Exercise
Once you have read the entries below, give them all again without any difference.

Data extracts
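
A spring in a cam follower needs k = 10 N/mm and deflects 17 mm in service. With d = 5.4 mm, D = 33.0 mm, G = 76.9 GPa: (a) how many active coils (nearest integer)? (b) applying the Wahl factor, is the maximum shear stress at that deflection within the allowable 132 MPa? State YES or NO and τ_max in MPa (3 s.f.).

(a) 23 coils; (b) YES, τ_max = 112 MPa

N_a = Gd⁴/(8D³k) = (76.9×10³)(5.4⁴)/(8·33.0³·10) = 22.74 → N_a = 23
Actual rate k = Gd⁴/(8D³·23) = 9.8888 N/mm
Working load F = kδ = 9.8888·17 = 168.11 N
C = 33.0/5.4 = 6.1111; K_W = (4C−1)/(4C−4)+0.615/C = 1.2474
τ_max = K_W·8FD/(πd³) = 1.2474·89.715 = 111.91 MPa
τ_max ≤ 132 MPa → acceptable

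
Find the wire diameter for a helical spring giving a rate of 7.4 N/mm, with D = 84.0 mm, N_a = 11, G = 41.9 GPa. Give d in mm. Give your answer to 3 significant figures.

9.80 mm

d = (8D³N_a·k / G)^(1/4) = (8·84.0³·11·7.4 / (41.9×10³))^0.25
  = (9211.7)^0.25 = 9.7968 mm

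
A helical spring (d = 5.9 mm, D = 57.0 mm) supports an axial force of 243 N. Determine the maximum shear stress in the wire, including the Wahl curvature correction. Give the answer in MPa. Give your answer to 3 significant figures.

198 MPa

Spring index C = D/d = 57.0/5.9 = 9.6610
K_W = (4C−1)/(4C−4) + 0.615/C = 37.644/34.644 + 0.0637 = 1.1503
τ₀ = 8FD/(πd³) = 8·243·57.0/(π·5.9³) = 110808/645.22 = 171.74 MPa
τ_max = K·τ₀ = 1.1503 × 171.74 = 197.54 MPa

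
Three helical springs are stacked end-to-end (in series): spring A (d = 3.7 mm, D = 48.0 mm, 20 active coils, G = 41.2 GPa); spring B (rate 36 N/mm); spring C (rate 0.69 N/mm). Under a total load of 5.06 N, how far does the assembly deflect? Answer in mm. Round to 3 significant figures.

k_A = Gd⁴/(8D³N_a) = (41.2×10³)(3.7⁴)/(8·48.0³·20) = 0.43638 N/mm
Series: 1/k_eq = 1/0.43638 + 1/36 + 1/0.69 = 3.7687; k_eq = 0.26535 N/mm
δ = F/k_eq = 5.06/0.26535 = 19.069 mm

19.1 mm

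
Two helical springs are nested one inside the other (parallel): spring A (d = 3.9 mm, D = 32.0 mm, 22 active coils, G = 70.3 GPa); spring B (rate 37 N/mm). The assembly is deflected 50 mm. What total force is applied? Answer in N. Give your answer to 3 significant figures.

1990 N

k_A = Gd⁴/(8D³N_a) = (70.3×10³)(3.9⁴)/(8·32.0³·22) = 2.82 N/mm
Parallel: k_eq = 2.82 + 37 = 39.82 N/mm
F = k_eq·δ = 39.82·50 = 1991 N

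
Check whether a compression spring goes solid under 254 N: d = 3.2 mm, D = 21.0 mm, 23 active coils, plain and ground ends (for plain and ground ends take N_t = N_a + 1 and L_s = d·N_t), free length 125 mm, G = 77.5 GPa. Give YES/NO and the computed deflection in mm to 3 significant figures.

k = Gd⁴/(8D³N_a) = (77.5×10³)(3.2⁴)/(8·21.0³·23) = 4.769 N/mm
N_t = 24; L_s = 3.2·24 = 76.8 mm; δ_solid = L₀ − L_s = 125 − 76.8 = 48.2 mm
δ = F/k = 254/4.769 = 53.261 mm
δ ≥ δ_solid → spring goes solid

YES, δ = 53.3 mm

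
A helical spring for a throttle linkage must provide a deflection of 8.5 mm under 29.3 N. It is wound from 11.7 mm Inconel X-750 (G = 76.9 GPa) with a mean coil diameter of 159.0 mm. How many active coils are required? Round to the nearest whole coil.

13

Required rate k = F/δ = 29.3/8.5 = 3.4471 N/mm
N_a = Gd⁴/(8D³k) = (76.9×10³ × 11.7⁴)/(8 × 159.0³ × 3.4471)
    = 1.44102e+09 / 1.10849e+08 = 13 → 13 coils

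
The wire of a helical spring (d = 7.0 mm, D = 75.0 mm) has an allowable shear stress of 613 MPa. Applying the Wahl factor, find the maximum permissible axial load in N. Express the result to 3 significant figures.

970 N

C = D/d = 75.0/7.0 = 10.7143
K_W = (4C−1)/(4C−4) + 0.615/C = 41.857/38.857 + 0.0574 = 1.1346
τ_max = K·8FD/(πd³) → F_max = τ_allow·πd³/(8DK)
F_max = 613·π·7.0³/(8·75.0·1.1346) = 6.6055e+05/680.76 = 970.3 N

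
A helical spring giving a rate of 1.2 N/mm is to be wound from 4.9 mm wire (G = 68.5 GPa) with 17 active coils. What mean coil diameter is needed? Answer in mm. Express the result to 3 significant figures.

62.3 mm

D = (Gd⁴/(8N_a·k))^(1/3) = (68.5×10³·4.9⁴/(8·17·1.2))^(1/3)
  = (241966)^(1/3) = 62.3139 mm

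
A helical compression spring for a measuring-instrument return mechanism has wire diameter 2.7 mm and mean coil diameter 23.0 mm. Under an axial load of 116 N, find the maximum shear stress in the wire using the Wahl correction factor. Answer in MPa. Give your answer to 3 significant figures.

405 MPa

Spring index C = D/d = 23.0/2.7 = 8.5185
K_W = (4C−1)/(4C−4) + 0.615/C = 33.074/30.074 + 0.0722 = 1.1719
τ₀ = 8FD/(πd³) = 8·116·23.0/(π·2.7³) = 21344/61.836 = 345.17 MPa
τ_max = K·τ₀ = 1.1719 × 345.17 = 404.52 MPa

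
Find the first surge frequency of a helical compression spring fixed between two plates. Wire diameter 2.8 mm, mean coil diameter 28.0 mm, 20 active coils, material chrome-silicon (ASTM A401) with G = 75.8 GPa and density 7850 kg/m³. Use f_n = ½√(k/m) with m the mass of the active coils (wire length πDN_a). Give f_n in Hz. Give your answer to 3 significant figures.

62.4 Hz

k = Gd⁴/(8D³N_a) = (75.8×10³)(2.8⁴)/(8·28.0³·20) = 1.3265 N/mm = 1326.5 N/m
Wire length L = πDN_a = π·28.0·20 = 1759.3 mm
m = ρ·(πd²/4)·L = 7850 × 6.1575×10⁻⁶ m² × 1.7593 m = 0.085038 kg
f_n = ½√(k/m) = 0.5·√(1326.5/0.085038) = 0.5·√(15599) = 62.448 Hz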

Result of this exercise
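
A spring in a cam follower needs k = 10 N/mm and deflects 17 mm in service. With d = 5.4 mm, D = 33.0 mm, G = 76.9 GPa: (a) how many active coils (nearest integer)? (b) applying the Wahl factor, is the maximum shear stress at that deflection within the allowable 132 MPa? State YES or NO and τ_max in MPa (3 s.f.).

(a) 23 coils; (b) YES, τ_max = 112 MPa

N_a = Gd⁴/(8D³k) = (76.9×10³)(5.4⁴)/(8·33.0³·10) = 22.74 → N_a = 23
Actual rate k = Gd⁴/(8D³·23) = 9.8888 N/mm
Working load F = kδ = 9.8888·17 = 168.11 N
C = 33.0/5.4 = 6.1111; K_W = (4C−1)/(4C−4)+0.615/C = 1.2474
τ_max = K_W·8FD/(πd³) = 1.2474·89.715 = 111.91 MPa
τ_max ≤ 132 MPa → acceptable

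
Find the wire diameter for a helical spring giving a rate of 7.4 N/mm, with D = 84.0 mm, N_a = 11, G = 41.9 GPa. Give d in mm. Give your answer to 3 significant figures.

9.80 mm

d = (8D³N_a·k / G)^(1/4) = (8·84.0³·11·7.4 / (41.9×10³))^0.25
  = (9211.7)^0.25 = 9.7968 mm

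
A helical spring (d = 5.9 mm, D = 57.0 mm) supports an axial force of 243 N. Determine the maximum shear stress in the wire, including the Wahl curvature correction. Give the answer in MPa. Give your answer to 3 significant figures.

198 MPa

Spring index C = D/d = 57.0/5.9 = 9.6610
K_W = (4C−1)/(4C−4) + 0.615/C = 37.644/34.644 + 0.0637 = 1.1503
τ₀ = 8FD/(πd³) = 8·243·57.0/(π·5.9³) = 110808/645.22 = 171.74 MPa
τ_max = K·τ₀ = 1.1503 × 171.74 = 197.54 MPa

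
Three helical springs are stacked end-to-end (in series): spring A (d = 3.7 mm, D = 48.0 mm, 20 active coils, G = 41.2 GPa); spring B (rate 36 N/mm); spring C (rate 0.69 N/mm). Under a total load of 5.06 N, how far does the assembly deflect? Answer in mm. Round to 3 significant figures.

k_A = Gd⁴/(8D³N_a) = (41.2×10³)(3.7⁴)/(8·48.0³·20) = 0.43638 N/mm
Series: 1/k_eq = 1/0.43638 + 1/36 + 1/0.69 = 3.7687; k_eq = 0.26535 N/mm
δ = F/k_eq = 5.06/0.26535 = 19.069 mm

19.1 mm

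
Two helical springs are nested one inside the other (parallel): spring A (d = 3.9 mm, D = 32.0 mm, 22 active coils, G = 70.3 GPa); spring B (rate 37 N/mm). The assembly is deflected 50 mm. What total force is applied? Answer in N. Give your answer to 3 significant figures.

1990 N

k_A = Gd⁴/(8D³N_a) = (70.3×10³)(3.9⁴)/(8·32.0³·22) = 2.82 N/mm
Parallel: k_eq = 2.82 + 37 = 39.82 N/mm
F = k_eq·δ = 39.82·50 = 1991 N

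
Check whether a compression spring goes solid under 254 N: d = 3.2 mm, D = 21.0 mm, 23 active coils, plain and ground ends (for plain and ground ends take N_t = N_a + 1 and L_s = d·N_t), free length 125 mm, G = 77.5 GPa. Give YES/NO and the computed deflection in mm to 3 significant figures.

k = Gd⁴/(8D³N_a) = (77.5×10³)(3.2⁴)/(8·21.0³·23) = 4.769 N/mm
N_t = 24; L_s = 3.2·24 = 76.8 mm; δ_solid = L₀ − L_s = 125 − 76.8 = 48.2 mm
δ = F/k = 254/4.769 = 53.261 mm
δ ≥ δ_solid → spring goes solid

YES, δ = 53.3 mm

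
A helical spring for a throttle linkage must provide a deflection of 8.5 mm under 29.3 N. It is wound from 11.7 mm Inconel X-750 (G = 76.9 GPa) with a mean coil diameter of 159.0 mm. How many active coils are required? Round to the nearest whole coil.

13

Required rate k = F/δ = 29.3/8.5 = 3.4471 N/mm
N_a = Gd⁴/(8D³k) = (76.9×10³ × 11.7⁴)/(8 × 159.0³ × 3.4471)
    = 1.44102e+09 / 1.10849e+08 = 13 → 13 coils

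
The wire of a helical spring (d = 7.0 mm, D = 75.0 mm) has an allowable shear stress of 613 MPa. Applying the Wahl factor, find the maximum permissible axial load in N. Express the result to 3 significant figures.

970 N

C = D/d = 75.0/7.0 = 10.7143
K_W = (4C−1)/(4C−4) + 0.615/C = 41.857/38.857 + 0.0574 = 1.1346
τ_max = K·8FD/(πd³) → F_max = τ_allow·πd³/(8DK)
F_max = 613·π·7.0³/(8·75.0·1.1346) = 6.6055e+05/680.76 = 970.3 N

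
A helical spring giving a rate of 1.2 N/mm is to be wound from 4.9 mm wire (G = 68.5 GPa) with 17 active coils. What mean coil diameter is needed? Answer in mm. Express the result to 3 significant figures.

62.3 mm

D = (Gd⁴/(8N_a·k))^(1/3) = (68.5×10³·4.9⁴/(8·17·1.2))^(1/3)
  = (241966)^(1/3) = 62.3139 mm

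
A helical compression spring for a measuring-instrument return mechanism has wire diameter 2.7 mm and mean coil diameter 23.0 mm. Under an axial load of 116 N, find the maximum shear stress in the wire using the Wahl correction factor. Answer in MPa. Give your answer to 3 significant figures.

405 MPa

Spring index C = D/d = 23.0/2.7 = 8.5185
K_W = (4C−1)/(4C−4) + 0.615/C = 33.074/30.074 + 0.0722 = 1.1719
τ₀ = 8FD/(πd³) = 8·116·23.0/(π·2.7³) = 21344/61.836 = 345.17 MPa
τ_max = K·τ₀ = 1.1719 × 345.17 = 404.52 MPa

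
Find the first surge frequency of a helical compression spring fixed between two plates. Wire diameter 2.8 mm, mean coil diameter 28.0 mm, 20 active coils, material chrome-silicon (ASTM A401) with G = 75.8 GPa and density 7850 kg/m³. Use f_n = ½√(k/m) with m the mass of the active coils (wire length πDN_a). Give f_n in Hz. Give your answer to 3 significant figures.

62.4 Hz

k = Gd⁴/(8D³N_a) = (75.8×10³)(2.8⁴)/(8·28.0³·20) = 1.3265 N/mm = 1326.5 N/m
Wire length L = πDN_a = π·28.0·20 = 1759.3 mm
m = ρ·(πd²/4)·L = 7850 × 6.1575×10⁻⁶ m² × 1.7593 m = 0.085038 kg
f_n = ½√(k/m) = 0.5·√(1326.5/0.085038) = 0.5·√(15599) = 62.448 Hz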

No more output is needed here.